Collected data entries

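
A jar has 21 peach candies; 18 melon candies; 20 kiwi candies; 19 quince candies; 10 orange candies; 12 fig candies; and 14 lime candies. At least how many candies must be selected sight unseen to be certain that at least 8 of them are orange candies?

In the worst case for collecting orange candies, every non-orange candy comes out first.
There are 21 + 18 + 20 + 19 + 12 + 14 = 104 non-orange candies altogether.
After those, each further candy must be orange, so 104 + 8 = 112 draws guarantee 8 orange candies.

112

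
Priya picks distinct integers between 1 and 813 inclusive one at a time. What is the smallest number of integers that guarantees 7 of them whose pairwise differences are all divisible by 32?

193

Integers whose pairwise differences are multiples of 32 are exactly those sharing a remainder mod 32. The 32 residue classes mod 32 are the pigeonholes.
With 192 integers one could put 6 in each residue class and have no class reach 7.
The 193rd integer pushes some class to 7, so 32·6 + 1 = 193.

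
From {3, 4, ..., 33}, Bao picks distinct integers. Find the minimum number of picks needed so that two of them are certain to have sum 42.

20

A set avoiding the sum 42 can contain at most one of each pair {x, 42−x}, plus the 7 elements whose complement lies outside the range or equal to its own complement.
The integers 3, …, 21 (19 of them) are such a set: any two sum to at least 3+4 = 7 and at most 20+21 = 41 < 42.
Any 20th integer completes one of the 12 pairs, so 20 choices force a sum of 42.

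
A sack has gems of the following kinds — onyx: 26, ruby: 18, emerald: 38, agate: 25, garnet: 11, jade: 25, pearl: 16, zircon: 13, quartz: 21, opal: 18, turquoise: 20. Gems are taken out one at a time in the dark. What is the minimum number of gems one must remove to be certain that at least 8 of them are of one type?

An adversary could hand out at most 7 gems per type: 7 + 7 + 7 + 7 + 7 + 7 + 7 + 7 + 7 + 7 + 7 = 77 gems and still no type has 8.
One more gem lands in a type already at 7, so 78 draws are enough and 77 are not.

78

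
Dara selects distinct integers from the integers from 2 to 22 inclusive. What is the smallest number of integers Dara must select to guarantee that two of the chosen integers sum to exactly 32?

16

A set avoiding the sum 32 can contain at most one of each pair {x, 32−x}, plus the 9 elements whose complement lies outside the range or equal to its own complement.
The integers 2, …, 16 (15 of them) are such a set: any two sum to at least 2+3 = 5 and at most 15+16 = 31 < 32.
By pigeonhole, any 16th integer completes one of the 6 pairs, so 16 choices force a sum of 32.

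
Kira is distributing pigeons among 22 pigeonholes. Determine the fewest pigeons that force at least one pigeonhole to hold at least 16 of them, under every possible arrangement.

331

With 330 pigeons one could put exactly 15 in each of the 22 pigeonholes, and no pigeonhole would reach 16.
By pigeonhole, one more pigeon must land in a pigeonhole that already has 15, giving it 16.
So 22 × 15 + 1 = 331 pigeons are required.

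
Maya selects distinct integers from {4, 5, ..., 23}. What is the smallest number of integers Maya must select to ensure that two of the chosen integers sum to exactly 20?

A set avoiding the sum 20 can contain at most one of each pair {x, 20−x}, plus the 8 elements whose complement lies outside the range or equal to its own complement.
The integers 10, …, 23 (14 of them) are such a set: any two sum to at least 10+11 = 21 > 20.
By pigeonhole, any 15th integer completes one of the 6 pairs, so 15 choices force a sum of 20.

15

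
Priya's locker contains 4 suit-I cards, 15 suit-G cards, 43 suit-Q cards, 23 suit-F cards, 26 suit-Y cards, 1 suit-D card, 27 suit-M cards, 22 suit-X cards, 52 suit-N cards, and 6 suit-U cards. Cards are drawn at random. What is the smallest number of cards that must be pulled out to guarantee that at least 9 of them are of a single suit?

68

Put each drawn card into a box by suit. The largest draw with every box below 9 takes min(count, 8) from each suit; suits with fewer than 8 contribute all they have.
Σ min(cᵢ, 8) = 4 + 8 + 8 + 8 + 8 + 1 + 8 + 8 + 8 + 6 = 67.
Draw number 67 + 1 = 68 must push one box to 9.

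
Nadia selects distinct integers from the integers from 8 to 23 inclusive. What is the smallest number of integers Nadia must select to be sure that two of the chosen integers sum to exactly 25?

Two chosen integers sum to 25 exactly when both halves of some pair {x, 25−x} with 8 ≤ x ≤ 25−x ≤ 17 are chosen — 5 such pairs.
The remaining 6 elements (those with no distinct partner in range) can never complete a 25-sum, so the worst case takes all of them and one from each pair: 6 + 5 = 11.
The 12th integer has to be the second member of some pair, so 11 + 1 = 12.

12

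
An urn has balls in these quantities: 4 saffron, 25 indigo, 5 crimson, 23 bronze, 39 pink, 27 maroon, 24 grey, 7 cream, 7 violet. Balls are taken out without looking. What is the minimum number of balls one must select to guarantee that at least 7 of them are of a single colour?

52

An adversary could hand out at most 6 balls per colour (saffron, crimson run out sooner): 4 + 6 + 5 + 6 + 6 + 6 + 6 + 6 + 6 = 51 balls and still no colour has 7.
One more ball lands in a colour already at 6, so 52 draws are enough and 51 are not.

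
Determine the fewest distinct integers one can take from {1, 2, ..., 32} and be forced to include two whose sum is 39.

20

Group the elements by complementary pair {x, 39−x}: {7,32}, {8,31}, {9,30}, …, giving 13 two-element pairs and 6 integers whose partner 39−x falls outside [1,32].
Treating each of those 19 groups as a pigeonhole, one can pick one integer per group — 19 integers — with no two summing to 39.
The 20th integer lands in an occupied pair, forcing a sum of 39.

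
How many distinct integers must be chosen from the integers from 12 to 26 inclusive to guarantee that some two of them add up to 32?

Group the elements by complementary pair {x, 32−x}: {12,20}, {13,19}, {14,18}, …, giving 4 two-element pairs, the single value 16 (it cannot pair with itself since the integers are distinct), and 6 integers whose partner 32−x falls outside [12,26].
By pigeonhole, treating each of those 11 groups as a pigeonhole, one can pick one integer per group — 11 integers — with no two summing to 32.
The 12th integer lands in an occupied pair, forcing a sum of 32.

12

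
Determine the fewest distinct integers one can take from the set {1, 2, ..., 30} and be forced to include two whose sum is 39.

Two chosen integers sum to 39 exactly when both halves of some pair {x, 39−x} with 9 ≤ x ≤ 39−x ≤ 30 are chosen — 11 such pairs.
The remaining 8 elements (those with no distinct partner in range) can never complete a 39-sum, so the worst case takes all of them and one from each pair: 8 + 11 = 19.
By the pigeonhole principle, the 20th integer has to be the second member of some pair, so 19 + 1 = 20.

20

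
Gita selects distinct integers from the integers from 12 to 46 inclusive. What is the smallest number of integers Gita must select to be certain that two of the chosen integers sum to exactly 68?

Group the elements by complementary pair {x, 68−x}: {22,46}, {23,45}, {24,44}, …, giving 12 two-element pairs, the single value 34 (it cannot pair with itself since the integers are distinct), and 10 integers whose partner 68−x falls outside [12,46].
By the pigeonhole principle, treating each of those 23 groups as a pigeonhole, one can pick one integer per group — 23 integers — with no two summing to 68.
The 24th integer lands in an occupied pair, forcing a sum of 68.

24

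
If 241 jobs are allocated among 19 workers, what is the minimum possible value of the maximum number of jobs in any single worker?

The 19 workers are the holes and the 241 jobs are the pigeons.
If every worker held at most 12 jobs, the total would be at most 19 × 12 = 228, which is less than 241.
So some worker holds at least ⌈241/19⌉ = 13 jobs.

13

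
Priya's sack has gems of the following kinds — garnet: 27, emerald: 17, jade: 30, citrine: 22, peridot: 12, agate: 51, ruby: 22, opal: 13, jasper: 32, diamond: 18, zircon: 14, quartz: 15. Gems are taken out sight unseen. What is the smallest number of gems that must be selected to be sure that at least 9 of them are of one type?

Pigeonhole: put each drawn gem into a box by type. The largest draw with every box below 9 takes min(count, 8) from each type.
Σ min(cᵢ, 8) = 8 + 8 + 8 + 8 + 8 + 8 + 8 + 8 + 8 + 8 + 8 + 8 = 96.
Draw number 96 + 1 = 97 must push one box to 9.

97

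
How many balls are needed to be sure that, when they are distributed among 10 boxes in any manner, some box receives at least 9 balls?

81

With 80 balls one could put exactly 8 in each of the 10 boxes, and no box would reach 9.
One more ball must land in a box that already has 8, giving it 9.
So 10 × 8 + 1 = 81 balls are required.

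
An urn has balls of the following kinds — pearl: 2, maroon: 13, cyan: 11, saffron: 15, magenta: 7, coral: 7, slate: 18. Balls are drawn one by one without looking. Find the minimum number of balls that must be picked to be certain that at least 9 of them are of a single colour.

49

By the pigeonhole principle, the 7 colours are the holes; the balls drawn are the pigeons.
To avoid 9 of any one colour, the worst case takes at most 8 of each colour, or every ball of a colour that has fewer than 8.
That gives 2 + 8 + 8 + 8 + 7 + 7 + 8 = 48 balls with no colour reaching 9.
The next ball forces some colour to 9, so 48 + 1 = 49.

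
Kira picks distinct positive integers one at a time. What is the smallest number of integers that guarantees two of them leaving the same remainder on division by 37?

The 37 residue classes mod 37 are the pigeonholes.
With 37 integers one could put 1 in each residue class and have no class reach 2.
The 38th integer pushes some class to 2, so 37·1 + 1 = 38.

38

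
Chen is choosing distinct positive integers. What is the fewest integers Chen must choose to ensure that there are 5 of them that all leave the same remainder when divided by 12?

Pigeonhole: the 12 residue classes mod 12 are the pigeonholes.
With 48 integers one could put 4 in each residue class and have no class reach 5.
The 49th integer pushes some class to 5, so 12·4 + 1 = 49.

49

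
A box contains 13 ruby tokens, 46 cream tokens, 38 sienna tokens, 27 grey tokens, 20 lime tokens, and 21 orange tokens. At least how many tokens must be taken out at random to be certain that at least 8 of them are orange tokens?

In the worst case for collecting orange tokens, every non-orange token comes out first.
There are 13 + 46 + 38 + 27 + 20 = 144 non-orange tokens altogether.
After those, each further token must be orange, so 144 + 8 = 152 draws guarantee 8 orange tokens.

152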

### YOUR ASSIGNMENT
Could you copy exactly the lines from the one containing "A box contains" through the end of the records above, and nothing more?

### RESULT OF THIS EXERCISE
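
A box contains 13 ruby tokens, 46 cream tokens, 38 sienna tokens, 27 grey tokens, 20 lime tokens, and 21 orange tokens. At least how many tokens must be taken out at random to be certain that at least 8 of them are orange tokens?

In the worst case for collecting orange tokens, every non-orange token comes out first.
There are 13 + 46 + 38 + 27 + 20 = 144 non-orange tokens altogether.
After those, each further token must be orange, so 144 + 8 = 152 draws guarantee 8 orange tokens.

152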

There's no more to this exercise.